■ ASSIGNMENT ■
Write the records out once more, so that nothing differs from the original.

■ DATA FOR REVIEW ■
◇ ◇ ◇ ◇

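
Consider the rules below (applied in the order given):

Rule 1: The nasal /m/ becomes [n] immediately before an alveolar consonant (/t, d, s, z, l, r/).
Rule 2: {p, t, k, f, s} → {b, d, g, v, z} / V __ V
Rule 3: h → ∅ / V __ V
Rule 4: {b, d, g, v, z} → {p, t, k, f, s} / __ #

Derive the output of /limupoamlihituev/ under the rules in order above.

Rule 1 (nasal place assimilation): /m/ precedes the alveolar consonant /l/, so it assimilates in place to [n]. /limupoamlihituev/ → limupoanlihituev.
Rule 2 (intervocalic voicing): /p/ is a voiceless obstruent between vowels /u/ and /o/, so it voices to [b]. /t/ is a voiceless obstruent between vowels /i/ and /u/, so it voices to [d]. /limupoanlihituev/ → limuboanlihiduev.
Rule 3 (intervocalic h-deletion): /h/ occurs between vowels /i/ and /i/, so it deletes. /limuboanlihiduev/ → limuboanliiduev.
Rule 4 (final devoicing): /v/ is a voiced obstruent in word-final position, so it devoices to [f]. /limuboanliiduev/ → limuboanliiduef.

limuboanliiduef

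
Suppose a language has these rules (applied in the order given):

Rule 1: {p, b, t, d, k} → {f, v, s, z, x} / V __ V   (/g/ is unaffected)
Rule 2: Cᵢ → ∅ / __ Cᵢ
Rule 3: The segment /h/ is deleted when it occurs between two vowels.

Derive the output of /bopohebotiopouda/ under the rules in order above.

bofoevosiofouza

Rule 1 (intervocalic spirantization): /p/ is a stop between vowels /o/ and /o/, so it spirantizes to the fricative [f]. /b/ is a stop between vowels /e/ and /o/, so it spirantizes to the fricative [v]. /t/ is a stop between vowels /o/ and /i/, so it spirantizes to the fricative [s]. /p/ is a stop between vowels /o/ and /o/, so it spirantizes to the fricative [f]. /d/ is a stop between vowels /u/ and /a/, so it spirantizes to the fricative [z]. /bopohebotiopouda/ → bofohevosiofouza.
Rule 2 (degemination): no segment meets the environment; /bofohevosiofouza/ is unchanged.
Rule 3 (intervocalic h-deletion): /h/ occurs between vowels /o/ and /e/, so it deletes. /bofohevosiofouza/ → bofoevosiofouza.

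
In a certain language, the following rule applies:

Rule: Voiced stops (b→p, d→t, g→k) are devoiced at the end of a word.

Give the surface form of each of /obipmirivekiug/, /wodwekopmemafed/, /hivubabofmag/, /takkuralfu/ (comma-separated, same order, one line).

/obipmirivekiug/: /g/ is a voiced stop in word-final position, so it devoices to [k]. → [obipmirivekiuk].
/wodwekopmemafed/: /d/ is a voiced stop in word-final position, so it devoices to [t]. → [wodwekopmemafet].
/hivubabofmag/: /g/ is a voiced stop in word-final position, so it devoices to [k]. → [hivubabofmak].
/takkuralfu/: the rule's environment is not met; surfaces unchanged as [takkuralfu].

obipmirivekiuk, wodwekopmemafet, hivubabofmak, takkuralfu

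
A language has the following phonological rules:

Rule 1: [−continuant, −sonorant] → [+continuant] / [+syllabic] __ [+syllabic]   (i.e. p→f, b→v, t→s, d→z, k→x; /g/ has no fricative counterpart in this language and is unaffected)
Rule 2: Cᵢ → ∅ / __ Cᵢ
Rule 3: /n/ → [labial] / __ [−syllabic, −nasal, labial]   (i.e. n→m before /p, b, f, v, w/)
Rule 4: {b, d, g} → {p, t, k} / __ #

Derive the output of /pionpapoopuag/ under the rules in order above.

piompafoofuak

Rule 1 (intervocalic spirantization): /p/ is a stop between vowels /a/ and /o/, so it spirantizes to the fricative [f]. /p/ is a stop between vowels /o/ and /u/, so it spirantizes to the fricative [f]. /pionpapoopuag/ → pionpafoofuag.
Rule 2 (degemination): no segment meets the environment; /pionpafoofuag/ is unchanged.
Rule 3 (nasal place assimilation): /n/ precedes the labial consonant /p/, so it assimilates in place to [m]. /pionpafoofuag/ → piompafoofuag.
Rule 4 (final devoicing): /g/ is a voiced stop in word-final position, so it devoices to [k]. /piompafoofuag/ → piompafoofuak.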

◇ ◇ ◇ ◇

■ OUTPUT FOR THIS TASK ■
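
Consider the rules below (applied in the order given):

Rule 1: The nasal /m/ becomes [n] immediately before an alveolar consonant (/t, d, s, z, l, r/).
Rule 2: {p, t, k, f, s} → {b, d, g, v, z} / V __ V
Rule 3: h → ∅ / V __ V
Rule 4: {b, d, g, v, z} → {p, t, k, f, s} / __ #

Derive the output of /limupoamlihituev/ under the rules in order above.

Rule 1 (nasal place assimilation): /m/ precedes the alveolar consonant /l/, so it assimilates in place to [n]. /limupoamlihituev/ → limupoanlihituev.
Rule 2 (intervocalic voicing): /p/ is a voiceless obstruent between vowels /u/ and /o/, so it voices to [b]. /t/ is a voiceless obstruent between vowels /i/ and /u/, so it voices to [d]. /limupoanlihituev/ → limuboanlihiduev.
Rule 3 (intervocalic h-deletion): /h/ occurs between vowels /i/ and /i/, so it deletes. /limuboanlihiduev/ → limuboanliiduev.
Rule 4 (final devoicing): /v/ is a voiced obstruent in word-final position, so it devoices to [f]. /limuboanliiduev/ → limuboanliiduef.

limuboanliiduef

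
Suppose a language has these rules (applied in the order given):

Rule 1: {p, b, t, d, k} → {f, v, s, z, x} / V __ V   (/g/ is unaffected)
Rule 2: Cᵢ → ∅ / __ Cᵢ
Rule 3: The segment /h/ is deleted when it occurs between two vowels.

Derive the output of /bopohebotiopouda/ under the rules in order above.

bofoevosiofouza

Rule 1 (intervocalic spirantization): /p/ is a stop between vowels /o/ and /o/, so it spirantizes to the fricative [f]. /b/ is a stop between vowels /e/ and /o/, so it spirantizes to the fricative [v]. /t/ is a stop between vowels /o/ and /i/, so it spirantizes to the fricative [s]. /p/ is a stop between vowels /o/ and /o/, so it spirantizes to the fricative [f]. /d/ is a stop between vowels /u/ and /a/, so it spirantizes to the fricative [z]. /bopohebotiopouda/ → bofohevosiofouza.
Rule 2 (degemination): no segment meets the environment; /bofohevosiofouza/ is unchanged.
Rule 3 (intervocalic h-deletion): /h/ occurs between vowels /o/ and /e/, so it deletes. /bofohevosiofouza/ → bofoevosiofouza.

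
In a certain language, the following rule applies:

Rule: Voiced stops (b→p, d→t, g→k) are devoiced at the end of a word.

Give the surface form of each of /obipmirivekiug/, /wodwekopmemafed/, /hivubabofmag/, /takkuralfu/ (comma-separated, same order, one line).

/obipmirivekiug/: /g/ is a voiced stop in word-final position, so it devoices to [k]. → [obipmirivekiuk].
/wodwekopmemafed/: /d/ is a voiced stop in word-final position, so it devoices to [t]. → [wodwekopmemafet].
/hivubabofmag/: /g/ is a voiced stop in word-final position, so it devoices to [k]. → [hivubabofmak].
/takkuralfu/: the rule's environment is not met; surfaces unchanged as [takkuralfu].

obipmirivekiuk, wodwekopmemafet, hivubabofmak, takkuralfu

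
A language has the following phonological rules:

Rule 1: [−continuant, −sonorant] → [+continuant] / [+syllabic] __ [+syllabic]   (i.e. p→f, b→v, t→s, d→z, k→x; /g/ has no fricative counterpart in this language and is unaffected)
Rule 2: Cᵢ → ∅ / __ Cᵢ
Rule 3: /n/ → [labial] / __ [−syllabic, −nasal, labial]   (i.e. n→m before /p, b, f, v, w/)
Rule 4: {b, d, g} → {p, t, k} / __ #

Derive the output of /pionpapoopuag/ under the rules in order above.

piompafoofuak

Rule 1 (intervocalic spirantization): /p/ is a stop between vowels /a/ and /o/, so it spirantizes to the fricative [f]. /p/ is a stop between vowels /o/ and /u/, so it spirantizes to the fricative [f]. /pionpapoopuag/ → pionpafoofuag.
Rule 2 (degemination): no segment meets the environment; /pionpafoofuag/ is unchanged.
Rule 3 (nasal place assimilation): /n/ precedes the labial consonant /p/, so it assimilates in place to [m]. /pionpafoofuag/ → piompafoofuag.
Rule 4 (final devoicing): /g/ is a voiced stop in word-final position, so it devoices to [k]. /piompafoofuag/ → piompafoofuak.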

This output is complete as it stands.